REQUIRED ACTION: In the entries below, count the lines holding "through". Reply with the number only.

GIVEN DATA:
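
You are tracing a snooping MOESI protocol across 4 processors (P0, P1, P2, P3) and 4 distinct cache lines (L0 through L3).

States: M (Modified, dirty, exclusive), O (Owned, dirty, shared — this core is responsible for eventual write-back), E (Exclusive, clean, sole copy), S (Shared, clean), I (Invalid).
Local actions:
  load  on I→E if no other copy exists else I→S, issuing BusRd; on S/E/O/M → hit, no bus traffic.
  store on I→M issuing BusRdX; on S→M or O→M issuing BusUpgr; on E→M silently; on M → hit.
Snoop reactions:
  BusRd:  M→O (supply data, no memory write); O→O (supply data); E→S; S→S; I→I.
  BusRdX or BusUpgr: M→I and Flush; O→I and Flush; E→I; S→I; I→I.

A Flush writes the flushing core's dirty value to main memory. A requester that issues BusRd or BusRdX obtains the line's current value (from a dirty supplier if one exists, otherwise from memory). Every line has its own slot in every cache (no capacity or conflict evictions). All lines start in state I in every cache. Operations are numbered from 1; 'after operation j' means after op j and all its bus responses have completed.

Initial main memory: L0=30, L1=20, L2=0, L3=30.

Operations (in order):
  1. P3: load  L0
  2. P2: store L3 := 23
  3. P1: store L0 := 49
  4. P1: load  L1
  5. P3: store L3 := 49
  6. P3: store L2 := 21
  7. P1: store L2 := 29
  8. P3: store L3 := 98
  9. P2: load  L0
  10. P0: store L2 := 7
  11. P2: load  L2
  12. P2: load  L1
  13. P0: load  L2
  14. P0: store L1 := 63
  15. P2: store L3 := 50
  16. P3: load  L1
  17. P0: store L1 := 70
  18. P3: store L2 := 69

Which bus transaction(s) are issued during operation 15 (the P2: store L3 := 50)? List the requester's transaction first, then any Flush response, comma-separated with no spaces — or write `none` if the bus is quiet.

[1] P3: load  L0 | P0:I, P1:I, P2:I, P3:E(30) | bus: BusRd
[2] P2: store L3 := 23 | P0:I, P1:I, P2:M(23), P3:I | bus: BusRdX
[3] P1: store L0 := 49 | P0:I, P1:M(49), P2:I, P3:I | bus: BusRdX
[4] P1: load  L1 | P0:I, P1:E(20), P2:I, P3:I | bus: BusRd
[5] P3: store L3 := 49 | P0:I, P1:I, P2:I, P3:M(49) | bus: BusRdX,Flush
[6] P3: store L2 := 21 | P0:I, P1:I, P2:I, P3:M(21) | bus: BusRdX
[7] P1: store L2 := 29 | P0:I, P1:M(29), P2:I, P3:I | bus: BusRdX,Flush
[8] P3: store L3 := 98 | P0:I, P1:I, P2:I, P3:M(98) | bus: none
[9] P2: load  L0 | P0:I, P1:O(49), P2:S(49), P3:I | bus: BusRd
[10] P0: store L2 := 7 | P0:M(7), P1:I, P2:I, P3:I | bus: BusRdX,Flush
[11] P2: load  L2 | P0:O(7), P1:I, P2:S(7), P3:I | bus: BusRd
[12] P2: load  L1 | P0:I, P1:S(20), P2:S(20), P3:I | bus: BusRd
[13] P0: load  L2 | P0:O(7), P1:I, P2:S(7), P3:I | bus: none
[14] P0: store L1 := 63 | P0:M(63), P1:I, P2:I, P3:I | bus: BusRdX
[15] P2: store L3 := 50 | P0:I, P1:I, P2:M(50), P3:I | bus: BusRdX,Flush
[16] P3: load  L1 | P0:O(63), P1:I, P2:I, P3:S(63) | bus: BusRd
[17] P0: store L1 := 70 | P0:M(70), P1:I, P2:I, P3:I | bus: BusUpgr
[18] P3: store L2 := 69 | P0:I, P1:I, P2:I, P3:M(69) | bus: BusRdX,Flush

bus = BusRdX,Flush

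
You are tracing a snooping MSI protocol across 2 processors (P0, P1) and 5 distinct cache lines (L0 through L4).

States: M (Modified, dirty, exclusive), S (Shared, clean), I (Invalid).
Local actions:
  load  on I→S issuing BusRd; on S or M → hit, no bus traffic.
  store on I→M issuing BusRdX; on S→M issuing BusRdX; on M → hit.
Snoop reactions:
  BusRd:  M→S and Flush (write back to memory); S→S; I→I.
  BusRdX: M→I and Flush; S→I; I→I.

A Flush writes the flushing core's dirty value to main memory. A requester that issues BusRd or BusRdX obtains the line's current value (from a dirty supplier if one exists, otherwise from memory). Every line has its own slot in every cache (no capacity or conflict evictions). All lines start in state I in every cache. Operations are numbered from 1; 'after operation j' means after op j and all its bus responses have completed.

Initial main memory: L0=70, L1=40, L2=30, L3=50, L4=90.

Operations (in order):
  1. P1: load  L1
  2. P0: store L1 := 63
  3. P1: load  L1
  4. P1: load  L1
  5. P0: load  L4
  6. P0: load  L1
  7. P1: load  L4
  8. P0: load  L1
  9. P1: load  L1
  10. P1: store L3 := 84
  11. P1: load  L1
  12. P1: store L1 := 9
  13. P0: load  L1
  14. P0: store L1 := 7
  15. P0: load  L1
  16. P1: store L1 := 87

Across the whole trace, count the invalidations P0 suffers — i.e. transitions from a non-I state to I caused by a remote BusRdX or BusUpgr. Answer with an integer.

[1] P1: load  L1 | P0:I, P1:S(40) | bus: BusRd
[2] P0: store L1 := 63 | P0:M(63), P1:I | bus: BusRdX
[3] P1: load  L1 | P0:S(63), P1:S(63) | bus: BusRd,Flush
[4] P1: load  L1 | P0:S(63), P1:S(63) | bus: none
[5] P0: load  L4 | P0:S(90), P1:I | bus: BusRd
[6] P0: load  L1 | P0:S(63), P1:S(63) | bus: none
[7] P1: load  L4 | P0:S(90), P1:S(90) | bus: BusRd
[8] P0: load  L1 | P0:S(63), P1:S(63) | bus: none
[9] P1: load  L1 | P0:S(63), P1:S(63) | bus: none
[10] P1: store L3 := 84 | P0:I, P1:M(84) | bus: BusRdX
[11] P1: load  L1 | P0:S(63), P1:S(63) | bus: none
[12] P1: store L1 := 9 | P0:I, P1:M(9) | bus: BusRdX
[13] P0: load  L1 | P0:S(9), P1:S(9) | bus: BusRd,Flush
[14] P0: store L1 := 7 | P0:M(7), P1:I | bus: BusRdX
[15] P0: load  L1 | P0:M(7), P1:I | bus: none
[16] P1: store L1 := 87 | P0:I, P1:M(87) | bus: BusRdX,Flush

invalidations = 2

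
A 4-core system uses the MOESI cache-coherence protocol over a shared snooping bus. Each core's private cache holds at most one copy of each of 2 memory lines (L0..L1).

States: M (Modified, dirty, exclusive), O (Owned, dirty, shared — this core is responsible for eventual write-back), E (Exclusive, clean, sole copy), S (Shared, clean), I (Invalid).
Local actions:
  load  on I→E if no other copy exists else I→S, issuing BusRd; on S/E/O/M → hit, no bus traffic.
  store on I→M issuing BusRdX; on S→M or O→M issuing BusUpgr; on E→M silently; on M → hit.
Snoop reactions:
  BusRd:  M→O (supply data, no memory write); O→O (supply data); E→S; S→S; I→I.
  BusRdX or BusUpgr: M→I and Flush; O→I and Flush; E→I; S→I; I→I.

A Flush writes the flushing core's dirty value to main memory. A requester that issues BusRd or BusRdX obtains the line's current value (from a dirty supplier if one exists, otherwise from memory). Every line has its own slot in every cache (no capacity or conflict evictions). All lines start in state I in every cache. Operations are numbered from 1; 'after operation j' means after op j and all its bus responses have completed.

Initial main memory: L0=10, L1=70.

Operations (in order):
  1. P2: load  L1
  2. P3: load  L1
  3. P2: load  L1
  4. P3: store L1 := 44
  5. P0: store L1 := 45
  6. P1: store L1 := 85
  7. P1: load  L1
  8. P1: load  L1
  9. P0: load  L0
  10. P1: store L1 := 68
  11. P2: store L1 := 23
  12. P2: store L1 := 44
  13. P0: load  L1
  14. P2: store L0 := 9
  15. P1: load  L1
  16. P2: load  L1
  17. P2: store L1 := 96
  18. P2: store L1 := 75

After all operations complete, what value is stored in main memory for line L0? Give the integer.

  op1 P2: load  L1 → I/I/E/I on L1; bus BusRd; mem=70
  op2 P3: load  L1 → I/I/S/S on L1; bus BusRd; mem=70
  op3 P2: load  L1 → I/I/S/S on L1; bus (none); mem=70
  op4 P3: store L1 := 44 → I/I/I/M on L1; bus BusUpgr; mem=70
  op5 P0: store L1 := 45 → M/I/I/I on L1; bus BusRdX Flush; mem=44
  op6 P1: store L1 := 85 → I/M/I/I on L1; bus BusRdX Flush; mem=45
  op7 P1: load  L1 → I/M/I/I on L1; bus (none); mem=45
  op8 P1: load  L1 → I/M/I/I on L1; bus (none); mem=45
  op9 P0: load  L0 → E/I/I/I on L0; bus BusRd; mem=10
  op10 P1: store L1 := 68 → I/M/I/I on L1; bus (none); mem=45
  op11 P2: store L1 := 23 → I/I/M/I on L1; bus BusRdX Flush; mem=68
  op12 P2: store L1 := 44 → I/I/M/I on L1; bus (none); mem=68
  op13 P0: load  L1 → S/I/O/I on L1; bus BusRd; mem=68
  op14 P2: store L0 := 9 → I/I/M/I on L0; bus BusRdX; mem=10
  op15 P1: load  L1 → S/S/O/I on L1; bus BusRd; mem=68
  op16 P2: load  L1 → S/S/O/I on L1; bus (none); mem=68
  op17 P2: store L1 := 96 → I/I/M/I on L1; bus BusUpgr; mem=68
  op18 P2: store L1 := 75 → I/I/M/I on L1; bus (none); mem=68

memory[L0] = 10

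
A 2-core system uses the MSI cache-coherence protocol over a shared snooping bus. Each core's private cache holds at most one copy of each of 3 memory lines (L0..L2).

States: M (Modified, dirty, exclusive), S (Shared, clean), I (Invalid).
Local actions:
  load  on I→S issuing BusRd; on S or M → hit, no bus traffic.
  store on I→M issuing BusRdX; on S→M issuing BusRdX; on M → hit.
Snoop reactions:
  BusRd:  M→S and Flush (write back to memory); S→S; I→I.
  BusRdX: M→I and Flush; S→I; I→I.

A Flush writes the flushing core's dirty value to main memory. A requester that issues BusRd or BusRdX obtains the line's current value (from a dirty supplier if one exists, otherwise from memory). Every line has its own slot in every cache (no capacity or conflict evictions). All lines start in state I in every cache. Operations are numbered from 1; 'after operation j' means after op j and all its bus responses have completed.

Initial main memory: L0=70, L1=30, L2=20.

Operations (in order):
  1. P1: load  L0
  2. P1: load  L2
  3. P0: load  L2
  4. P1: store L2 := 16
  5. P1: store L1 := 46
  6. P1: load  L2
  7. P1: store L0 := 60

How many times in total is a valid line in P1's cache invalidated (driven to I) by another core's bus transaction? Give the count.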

ANSWER: 2